Stored data entries
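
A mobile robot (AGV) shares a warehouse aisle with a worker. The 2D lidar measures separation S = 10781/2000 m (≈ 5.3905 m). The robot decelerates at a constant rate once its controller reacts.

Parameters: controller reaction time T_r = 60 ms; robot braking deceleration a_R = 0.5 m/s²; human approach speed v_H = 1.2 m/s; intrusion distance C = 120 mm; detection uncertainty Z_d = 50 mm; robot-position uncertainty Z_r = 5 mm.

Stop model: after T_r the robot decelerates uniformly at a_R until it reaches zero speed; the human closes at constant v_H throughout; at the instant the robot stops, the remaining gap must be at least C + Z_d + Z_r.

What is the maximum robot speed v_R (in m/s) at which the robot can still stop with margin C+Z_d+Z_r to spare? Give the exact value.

quadratic (1)·v² + (123/50)·v + (-10287/2000) = 0
  disc = (123/50)² − 4·(1)·(-10287/2000) = 16641/625 ; √disc = 129/25
  v_R = (−(123/50) + 129/25) / (2·(1)) = 27/20 m/s
check:
stop time T_s = (27/20)/(1/2) = 2.7000 s
reaction-phase robot travel = 1.3500·0.0600 = 0.0810 m
robot under decel: 1.3500²/(2·0.5000) = 1.8225 m
human over T_r+T_s: 1.2000·(0.0600+2.7000) = 3.3120 m
C+Z_d+Z_r = 0.1200+0.0500+0.0050 = 0.1750 m
sum ≈ 0.0810+1.8225+3.3120+0.1750 ≈ 5.3905 m = S ✓

v_R_max = 27/20 m/s = 1.3500 m/s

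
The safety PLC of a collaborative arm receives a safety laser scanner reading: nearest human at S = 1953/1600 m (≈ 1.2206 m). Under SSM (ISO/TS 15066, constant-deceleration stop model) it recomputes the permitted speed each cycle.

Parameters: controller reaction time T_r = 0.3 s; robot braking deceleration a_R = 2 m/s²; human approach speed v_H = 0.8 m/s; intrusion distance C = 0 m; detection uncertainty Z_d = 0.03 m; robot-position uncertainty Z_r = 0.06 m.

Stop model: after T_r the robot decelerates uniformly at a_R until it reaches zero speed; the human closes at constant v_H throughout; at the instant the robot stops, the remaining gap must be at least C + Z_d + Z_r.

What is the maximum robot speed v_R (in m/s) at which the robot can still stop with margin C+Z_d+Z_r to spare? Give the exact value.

v_R_max = 19/20 m/s = 0.9500 m/s

collect terms ⇒ (1/4)·v_R² + (7/10)·v_R + (-57/64) = 0
  disc = (7/10)² − 4·(1/4)·(-57/64) = 2209/1600 ; √disc = 47/40
  v_R = (−(7/10) + 47/40) / (2·(1/4)) = 19/20 m/s
check:
stop time T_s = (19/20)/2 = 0.4750 s
reaction-phase robot travel = 0.9500·0.3000 = 0.2850 m
robot under decel: 0.9500²/(2·2.0000) = 0.2256 m
person approaches 0.8000·(0.3000+0.4750) = 0.6200 m
margins: 0.0000+0.0300+0.0600 = 0.0900 m
sum ≈ 0.2850+0.2256+0.6200+0.0900 ≈ 1.2206 m = S ✓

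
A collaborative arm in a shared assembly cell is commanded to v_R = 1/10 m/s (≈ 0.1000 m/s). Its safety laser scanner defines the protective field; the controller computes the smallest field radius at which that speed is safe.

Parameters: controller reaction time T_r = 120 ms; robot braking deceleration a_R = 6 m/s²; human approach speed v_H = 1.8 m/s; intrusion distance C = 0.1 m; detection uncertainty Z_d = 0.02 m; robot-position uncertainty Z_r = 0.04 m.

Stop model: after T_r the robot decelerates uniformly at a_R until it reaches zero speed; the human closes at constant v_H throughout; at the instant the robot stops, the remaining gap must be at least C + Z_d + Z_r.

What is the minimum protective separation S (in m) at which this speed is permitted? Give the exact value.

braking lasts T_s = (1/10)/6 = 0.0167 s
reaction-phase robot travel = 0.1000·0.1200 = 0.0120 m
robot under decel: 0.1000²/(2·6.0000) = 0.0008 m
human over T_r+T_s: 1.8000·(0.1200+0.0167) = 0.2460 m
margins: 0.1000+0.0200+0.0400 = 0.1600 m
S_min ≈ 0.0120+0.0008+0.2460+0.1600  ⇒  S_min = 2513/6000 m

S_min = 2513/6000 m = 0.4188 m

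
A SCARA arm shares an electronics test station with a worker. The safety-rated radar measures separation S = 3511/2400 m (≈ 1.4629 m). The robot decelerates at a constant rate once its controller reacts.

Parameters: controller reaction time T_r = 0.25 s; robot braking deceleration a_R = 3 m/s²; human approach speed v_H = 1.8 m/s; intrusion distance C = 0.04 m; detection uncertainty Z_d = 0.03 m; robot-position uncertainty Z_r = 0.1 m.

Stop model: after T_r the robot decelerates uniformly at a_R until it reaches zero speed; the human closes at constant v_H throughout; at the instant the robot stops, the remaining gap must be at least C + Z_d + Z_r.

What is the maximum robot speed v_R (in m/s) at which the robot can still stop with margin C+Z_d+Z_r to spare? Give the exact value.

v_R_max = 17/20 m/s = 0.8500 m/s

collect terms ⇒ (1/6)·v_R² + (17/20)·v_R + (-2023/2400) = 0
  disc = (17/20)² − 4·(1/6)·(-2023/2400) = 289/225 ; √disc = 17/15
  v_R = (−(17/20) + 17/15) / (2·(1/6)) = 17/20 m/s
check:
T_s = v_R/a_R = (17/20)/3 = 0.2833 s
robot in T_r: 0.8500·0.2500 = 0.2125 m
robot under decel: 0.8500²/(2·3.0000) = 0.1204 m
human closes 1.8000·0.5333 = 0.9600 m
C+Z_d+Z_r = 0.0400+0.0300+0.1000 = 0.1700 m
sum ≈ 0.2125+0.1204+0.9600+0.1700 ≈ 1.4629 m = S ✓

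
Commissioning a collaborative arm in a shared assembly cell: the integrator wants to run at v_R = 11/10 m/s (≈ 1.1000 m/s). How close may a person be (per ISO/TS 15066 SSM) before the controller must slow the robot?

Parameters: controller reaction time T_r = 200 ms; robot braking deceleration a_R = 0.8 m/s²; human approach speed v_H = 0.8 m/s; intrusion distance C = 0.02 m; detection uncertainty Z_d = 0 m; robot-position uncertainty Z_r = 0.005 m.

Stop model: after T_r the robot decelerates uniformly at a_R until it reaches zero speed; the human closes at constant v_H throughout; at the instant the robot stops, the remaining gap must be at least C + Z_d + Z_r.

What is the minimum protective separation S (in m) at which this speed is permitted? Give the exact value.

S_min = 1809/800 m = 2.2612 m

T_s = v_R/a_R = (11/10)/(4/5) = 1.3750 s
robot in T_r: 1.1000·0.2000 = 0.2200 m
braking distance = 1.1000²/(2·0.8000) = 0.7562 m
human closes 0.8000·1.5750 = 1.2600 m
C+Z_d+Z_r = 0.0200+0.0000+0.0050 = 0.0250 m
S_min ≈ 0.2200+0.7562+1.2600+0.0250  ⇒  S_min = 1809/800 m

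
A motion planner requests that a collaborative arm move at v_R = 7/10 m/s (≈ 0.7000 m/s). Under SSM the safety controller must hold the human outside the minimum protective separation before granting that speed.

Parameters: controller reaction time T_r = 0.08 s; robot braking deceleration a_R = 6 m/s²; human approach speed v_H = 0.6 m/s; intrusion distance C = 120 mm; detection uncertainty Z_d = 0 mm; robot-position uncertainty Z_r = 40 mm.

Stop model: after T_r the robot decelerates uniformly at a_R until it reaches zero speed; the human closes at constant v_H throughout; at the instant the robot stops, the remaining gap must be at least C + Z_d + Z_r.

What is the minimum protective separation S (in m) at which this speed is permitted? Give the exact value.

braking lasts T_s = (7/10)/6 = 0.1167 s
reaction-phase robot travel = 0.7000·0.0800 = 0.0560 m
robot covers 0.7000·0.1167 − ½·6.0000·0.1167² = 0.0408 m while stopping
human over T_r+T_s: 0.6000·(0.0800+0.1167) = 0.1180 m
C+Z_d+Z_r = 0.1200+0.0000+0.0400 = 0.1600 m
S_min ≈ 0.0560+0.0408+0.1180+0.1600  ⇒  S_min = 2249/6000 m

S_min = 2249/6000 m = 0.3748 m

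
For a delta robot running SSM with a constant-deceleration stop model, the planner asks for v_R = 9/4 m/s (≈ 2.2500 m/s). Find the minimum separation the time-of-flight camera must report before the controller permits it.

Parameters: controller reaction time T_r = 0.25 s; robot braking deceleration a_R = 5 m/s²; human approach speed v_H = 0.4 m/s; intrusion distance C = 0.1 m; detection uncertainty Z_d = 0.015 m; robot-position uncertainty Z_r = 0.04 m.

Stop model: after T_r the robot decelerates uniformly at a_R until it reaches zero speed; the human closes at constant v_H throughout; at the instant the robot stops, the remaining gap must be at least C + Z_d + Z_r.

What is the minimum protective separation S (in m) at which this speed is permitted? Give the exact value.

S_min = 1203/800 m = 1.5037 m

braking lasts T_s = (9/4)/5 = 0.4500 s
robot in T_r: 2.2500·0.2500 = 0.5625 m
braking distance = 2.2500²/(2·5.0000) = 0.5062 m
human closes 0.4000·0.7000 = 0.2800 m
margins: 0.1000+0.0150+0.0400 = 0.1550 m
S_min ≈ 0.5625+0.5062+0.2800+0.1550  ⇒  S_min = 1203/800 m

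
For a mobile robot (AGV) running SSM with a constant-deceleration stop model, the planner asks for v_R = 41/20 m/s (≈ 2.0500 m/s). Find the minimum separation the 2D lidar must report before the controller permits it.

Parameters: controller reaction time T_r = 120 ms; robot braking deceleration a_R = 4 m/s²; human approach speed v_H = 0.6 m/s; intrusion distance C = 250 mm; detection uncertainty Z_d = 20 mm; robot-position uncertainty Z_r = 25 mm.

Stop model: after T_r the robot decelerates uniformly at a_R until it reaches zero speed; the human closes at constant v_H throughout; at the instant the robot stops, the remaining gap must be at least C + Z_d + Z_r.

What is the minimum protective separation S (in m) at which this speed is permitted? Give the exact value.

braking lasts T_s = (41/20)/4 = 0.5125 s
reaction-phase robot travel = 2.0500·0.1200 = 0.2460 m
robot covers 2.0500·0.5125 − ½·4.0000·0.5125² = 0.5253 m while stopping
person approaches 0.6000·(0.1200+0.5125) = 0.3795 m
C+Z_d+Z_r = 0.2500+0.0200+0.0250 = 0.2950 m
S_min ≈ 0.2460+0.5253+0.3795+0.2950  ⇒  S_min = 23133/16000 m

S_min = 23133/16000 m = 1.4458 m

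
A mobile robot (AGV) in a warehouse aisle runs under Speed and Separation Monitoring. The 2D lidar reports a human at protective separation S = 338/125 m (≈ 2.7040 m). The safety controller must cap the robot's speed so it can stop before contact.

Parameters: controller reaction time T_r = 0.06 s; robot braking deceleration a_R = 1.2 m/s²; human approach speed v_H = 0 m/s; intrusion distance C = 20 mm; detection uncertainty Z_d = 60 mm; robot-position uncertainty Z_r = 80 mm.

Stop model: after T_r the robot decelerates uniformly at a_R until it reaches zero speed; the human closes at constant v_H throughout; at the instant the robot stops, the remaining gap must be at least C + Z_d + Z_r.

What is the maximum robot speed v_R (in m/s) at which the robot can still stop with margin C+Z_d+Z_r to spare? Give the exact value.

v_R_max = 12/5 m/s = 2.4000 m/s

at the boundary: (5/12)·v² + (3/50)·v + (-318/125) = 0
  disc = (3/50)² − 4·(5/12)·(-318/125) = 10609/2500 ; √disc = 103/50
  v_R = (−(3/50) + 103/50) / (2·(5/12)) = 12/5 m/s
check:
stop time T_s = (12/5)/(6/5) = 2.0000 s
robot in T_r: 2.4000·0.0600 = 0.1440 m
robot under decel: 2.4000²/(2·1.2000) = 2.4000 m
human closes 0.0000·2.0600 = 0.0000 m
C+Z_d+Z_r = 0.0200+0.0600+0.0800 = 0.1600 m
sum ≈ 0.1440+2.4000+0.0000+0.1600 ≈ 2.7040 m = S ✓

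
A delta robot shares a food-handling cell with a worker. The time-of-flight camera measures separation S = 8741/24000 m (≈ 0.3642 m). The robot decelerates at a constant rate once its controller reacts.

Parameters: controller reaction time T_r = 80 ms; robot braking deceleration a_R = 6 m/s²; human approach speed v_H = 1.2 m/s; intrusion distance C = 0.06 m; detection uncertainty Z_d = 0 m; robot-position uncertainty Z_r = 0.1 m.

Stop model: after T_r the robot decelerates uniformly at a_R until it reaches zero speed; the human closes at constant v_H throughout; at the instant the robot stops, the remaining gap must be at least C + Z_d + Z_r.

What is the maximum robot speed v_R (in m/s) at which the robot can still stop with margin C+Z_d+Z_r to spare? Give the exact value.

quadratic (1/12)·v² + (7/25)·v + (-2597/24000) = 0
  disc = (7/25)² − 4·(1/12)·(-2597/24000) = 41209/360000 ; √disc = 203/600
  v_R = (−(7/25) + 203/600) / (2·(1/12)) = 7/20 m/s
check:
braking lasts T_s = (7/20)/6 = 0.0583 s
robot covers v_R·T_r = 0.3500·0.0800 = 0.0280 m before braking
robot under decel: 0.3500²/(2·6.0000) = 0.0102 m
human over T_r+T_s: 1.2000·(0.0800+0.0583) = 0.1660 m
margins: 0.0600+0.0000+0.1000 = 0.1600 m
sum ≈ 0.0280+0.0102+0.1660+0.1600 ≈ 0.3642 m = S ✓

v_R_max = 7/20 m/s = 0.3500 m/s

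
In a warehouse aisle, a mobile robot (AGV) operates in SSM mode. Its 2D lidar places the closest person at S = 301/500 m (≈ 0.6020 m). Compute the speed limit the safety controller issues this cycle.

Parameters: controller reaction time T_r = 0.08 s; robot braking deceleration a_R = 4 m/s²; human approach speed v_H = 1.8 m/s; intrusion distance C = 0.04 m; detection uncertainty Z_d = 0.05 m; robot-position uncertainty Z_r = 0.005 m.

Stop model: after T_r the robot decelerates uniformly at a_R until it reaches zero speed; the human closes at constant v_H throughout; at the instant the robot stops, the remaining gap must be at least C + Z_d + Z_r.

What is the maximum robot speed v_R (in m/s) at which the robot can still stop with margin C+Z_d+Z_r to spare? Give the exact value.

v_R_max = 3/5 m/s = 0.6000 m/s

quadratic (1/8)·v² + (53/100)·v + (-363/1000) = 0
  disc = (53/100)² − 4·(1/8)·(-363/1000) = 289/625 ; √disc = 17/25
  v_R = (−(53/100) + 17/25) / (2·(1/8)) = 3/5 m/s
check:
T_s = v_R/a_R = (3/5)/4 = 0.1500 s
robot covers v_R·T_r = 0.6000·0.0800 = 0.0480 m before braking
braking distance = 0.6000²/(2·4.0000) = 0.0450 m
human over T_r+T_s: 1.8000·(0.0800+0.1500) = 0.4140 m
residual clearance needed = 0.0400+0.0500+0.0050 = 0.0950 m
sum ≈ 0.0480+0.0450+0.4140+0.0950 ≈ 0.6020 m = S ✓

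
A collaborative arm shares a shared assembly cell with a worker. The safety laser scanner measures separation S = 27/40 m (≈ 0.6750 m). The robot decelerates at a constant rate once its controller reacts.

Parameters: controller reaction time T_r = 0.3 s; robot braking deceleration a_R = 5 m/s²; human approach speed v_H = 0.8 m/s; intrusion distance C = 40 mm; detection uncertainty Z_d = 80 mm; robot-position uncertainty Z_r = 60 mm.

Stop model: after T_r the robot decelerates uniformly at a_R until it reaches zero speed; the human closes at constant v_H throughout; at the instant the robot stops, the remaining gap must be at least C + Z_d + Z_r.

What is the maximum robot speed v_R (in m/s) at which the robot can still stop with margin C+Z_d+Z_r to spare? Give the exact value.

v_R_max = 1/2 m/s = 0.5000 m/s

collect terms ⇒ (1/10)·v_R² + (23/50)·v_R + (-51/200) = 0
  disc = (23/50)² − 4·(1/10)·(-51/200) = 196/625 ; √disc = 14/25
  v_R = (−(23/50) + 14/25) / (2·(1/10)) = 1/2 m/s
check:
stop time T_s = (1/2)/5 = 0.1000 s
robot covers v_R·T_r = 0.5000·0.3000 = 0.1500 m before braking
braking distance = 0.5000²/(2·5.0000) = 0.0250 m
human closes 0.8000·0.4000 = 0.3200 m
C+Z_d+Z_r = 0.0400+0.0800+0.0600 = 0.1800 m
sum ≈ 0.1500+0.0250+0.3200+0.1800 ≈ 0.6750 m = S ✓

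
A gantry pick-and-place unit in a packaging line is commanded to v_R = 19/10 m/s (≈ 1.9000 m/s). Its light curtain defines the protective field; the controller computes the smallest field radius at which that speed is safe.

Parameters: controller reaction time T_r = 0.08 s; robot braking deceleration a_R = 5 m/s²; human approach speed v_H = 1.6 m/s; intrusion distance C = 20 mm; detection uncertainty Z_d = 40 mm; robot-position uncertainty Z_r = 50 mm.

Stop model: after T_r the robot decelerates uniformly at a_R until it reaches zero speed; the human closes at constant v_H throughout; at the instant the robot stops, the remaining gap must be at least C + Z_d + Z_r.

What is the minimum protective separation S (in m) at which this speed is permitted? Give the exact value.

T_s = v_R/a_R = (19/10)/5 = 0.3800 s
robot covers v_R·T_r = 1.9000·0.0800 = 0.1520 m before braking
robot covers 1.9000·0.3800 − ½·5.0000·0.3800² = 0.3610 m while stopping
human closes 1.6000·0.4600 = 0.7360 m
C+Z_d+Z_r = 0.0200+0.0400+0.0500 = 0.1100 m
S_min ≈ 0.1520+0.3610+0.7360+0.1100  ⇒  S_min = 1359/1000 m

S_min = 1359/1000 m = 1.3590 m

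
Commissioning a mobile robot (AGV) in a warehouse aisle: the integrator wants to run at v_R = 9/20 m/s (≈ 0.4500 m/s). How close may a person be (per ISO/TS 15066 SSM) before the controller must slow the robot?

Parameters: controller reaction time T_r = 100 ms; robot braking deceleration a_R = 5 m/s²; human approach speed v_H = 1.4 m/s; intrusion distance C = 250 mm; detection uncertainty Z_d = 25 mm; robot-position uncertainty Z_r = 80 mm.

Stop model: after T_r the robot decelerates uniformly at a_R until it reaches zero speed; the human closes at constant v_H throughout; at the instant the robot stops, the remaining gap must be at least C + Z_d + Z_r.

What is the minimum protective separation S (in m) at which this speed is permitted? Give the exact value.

braking lasts T_s = (9/20)/5 = 0.0900 s
robot covers v_R·T_r = 0.4500·0.1000 = 0.0450 m before braking
braking distance = 0.4500²/(2·5.0000) = 0.0203 m
human over T_r+T_s: 1.4000·(0.1000+0.0900) = 0.2660 m
residual clearance needed = 0.2500+0.0250+0.0800 = 0.3550 m
S_min ≈ 0.0450+0.0203+0.2660+0.3550  ⇒  S_min = 549/800 m

S_min = 549/800 m = 0.6863 m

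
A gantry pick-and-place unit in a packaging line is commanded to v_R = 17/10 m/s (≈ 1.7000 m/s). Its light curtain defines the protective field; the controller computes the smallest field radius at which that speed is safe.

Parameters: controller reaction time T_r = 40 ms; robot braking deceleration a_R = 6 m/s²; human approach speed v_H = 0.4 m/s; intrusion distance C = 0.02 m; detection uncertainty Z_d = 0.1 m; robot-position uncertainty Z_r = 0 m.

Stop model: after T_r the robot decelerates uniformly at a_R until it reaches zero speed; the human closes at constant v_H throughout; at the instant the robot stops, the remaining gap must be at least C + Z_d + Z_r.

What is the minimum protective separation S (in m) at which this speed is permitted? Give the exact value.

braking lasts T_s = (17/10)/6 = 0.2833 s
robot covers v_R·T_r = 1.7000·0.0400 = 0.0680 m before braking
robot covers 1.7000·0.2833 − ½·6.0000·0.2833² = 0.2408 m while stopping
human closes 0.4000·0.3233 = 0.1293 m
residual clearance needed = 0.0200+0.1000+0.0000 = 0.1200 m
S_min ≈ 0.0680+0.2408+0.1293+0.1200  ⇒  S_min = 3349/6000 m

S_min = 3349/6000 m = 0.5582 m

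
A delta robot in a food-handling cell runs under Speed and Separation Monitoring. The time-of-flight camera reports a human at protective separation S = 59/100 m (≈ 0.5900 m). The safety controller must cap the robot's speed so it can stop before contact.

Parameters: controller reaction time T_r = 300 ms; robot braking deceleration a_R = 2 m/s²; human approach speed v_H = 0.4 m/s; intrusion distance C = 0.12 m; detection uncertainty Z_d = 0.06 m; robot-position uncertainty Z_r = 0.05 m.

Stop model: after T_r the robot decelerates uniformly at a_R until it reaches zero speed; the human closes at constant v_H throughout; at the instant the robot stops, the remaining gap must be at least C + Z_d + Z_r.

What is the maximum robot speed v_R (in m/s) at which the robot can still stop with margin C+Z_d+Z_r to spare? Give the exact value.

at the boundary: (1/4)·v² + (1/2)·v + (-6/25) = 0
  disc = (1/2)² − 4·(1/4)·(-6/25) = 49/100 ; √disc = 7/10
  v_R = (−(1/2) + 7/10) / (2·(1/4)) = 2/5 m/s
check:
T_s = v_R/a_R = (2/5)/2 = 0.2000 s
robot covers v_R·T_r = 0.4000·0.3000 = 0.1200 m before braking
robot under decel: 0.4000²/(2·2.0000) = 0.0400 m
human closes 0.4000·0.5000 = 0.2000 m
residual clearance needed = 0.1200+0.0600+0.0500 = 0.2300 m
sum ≈ 0.1200+0.0400+0.2000+0.2300 ≈ 0.5900 m = S ✓

v_R_max = 2/5 m/s = 0.4000 m/s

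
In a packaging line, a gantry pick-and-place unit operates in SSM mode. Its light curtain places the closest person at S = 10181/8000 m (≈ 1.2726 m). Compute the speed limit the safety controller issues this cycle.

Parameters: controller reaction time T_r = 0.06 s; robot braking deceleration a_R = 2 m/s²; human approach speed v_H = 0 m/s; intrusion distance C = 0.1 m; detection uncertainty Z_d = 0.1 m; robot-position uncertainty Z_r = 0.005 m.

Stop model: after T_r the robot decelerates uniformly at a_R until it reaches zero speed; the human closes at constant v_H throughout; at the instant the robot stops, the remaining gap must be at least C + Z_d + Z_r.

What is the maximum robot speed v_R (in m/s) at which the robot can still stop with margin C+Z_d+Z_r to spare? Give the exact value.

v_R_max = 39/20 m/s = 1.9500 m/s

collect terms ⇒ (1/4)·v_R² + (3/50)·v_R + (-8541/8000) = 0
  disc = (3/50)² − 4·(1/4)·(-8541/8000) = 42849/40000 ; √disc = 207/200
  v_R = (−(3/50) + 207/200) / (2·(1/4)) = 39/20 m/s
check:
T_s = v_R/a_R = (39/20)/2 = 0.9750 s
robot covers v_R·T_r = 1.9500·0.0600 = 0.1170 m before braking
robot under decel: 1.9500²/(2·2.0000) = 0.9506 m
human over T_r+T_s: 0.0000·(0.0600+0.9750) = 0.0000 m
residual clearance needed = 0.1000+0.1000+0.0050 = 0.2050 m
sum ≈ 0.1170+0.9506+0.0000+0.2050 ≈ 1.2726 m = S ✓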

_Work item_
Nothing beyond the line that contains "Z_r = 0.06 m." belongs in the answer; reproduce the entries exactly from their first line through it.

_Solution to this task_
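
A mobile robot (AGV) shares a warehouse aisle with a worker. The 2D lidar measures separation S = 10781/2000 m (≈ 5.3905 m). The robot decelerates at a constant rate once its controller reacts.

Parameters: controller reaction time T_r = 60 ms; robot braking deceleration a_R = 0.5 m/s²; human approach speed v_H = 1.2 m/s; intrusion distance C = 120 mm; detection uncertainty Z_d = 50 mm; robot-position uncertainty Z_r = 5 mm.

Stop model: after T_r the robot decelerates uniformly at a_R until it reaches zero speed; the human closes at constant v_H throughout; at the instant the robot stops, the remaining gap must be at least C + Z_d + Z_r.

What is the maximum robot speed v_R (in m/s) at which the robot can still stop with margin C+Z_d+Z_r to spare? Give the exact value.

quadratic (1)·v² + (123/50)·v + (-10287/2000) = 0
  disc = (123/50)² − 4·(1)·(-10287/2000) = 16641/625 ; √disc = 129/25
  v_R = (−(123/50) + 129/25) / (2·(1)) = 27/20 m/s
check:
stop time T_s = (27/20)/(1/2) = 2.7000 s
reaction-phase robot travel = 1.3500·0.0600 = 0.0810 m
robot under decel: 1.3500²/(2·0.5000) = 1.8225 m
human over T_r+T_s: 1.2000·(0.0600+2.7000) = 3.3120 m
C+Z_d+Z_r = 0.1200+0.0500+0.0050 = 0.1750 m
sum ≈ 0.0810+1.8225+3.3120+0.1750 ≈ 5.3905 m = S ✓

v_R_max = 27/20 m/s = 1.3500 m/s

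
The safety PLC of a collaborative arm receives a safety laser scanner reading: nearest human at S = 1953/1600 m (≈ 1.2206 m). Under SSM (ISO/TS 15066, constant-deceleration stop model) it recomputes the permitted speed each cycle.

Parameters: controller reaction time T_r = 0.3 s; robot braking deceleration a_R = 2 m/s²; human approach speed v_H = 0.8 m/s; intrusion distance C = 0 m; detection uncertainty Z_d = 0.03 m; robot-position uncertainty Z_r = 0.06 m.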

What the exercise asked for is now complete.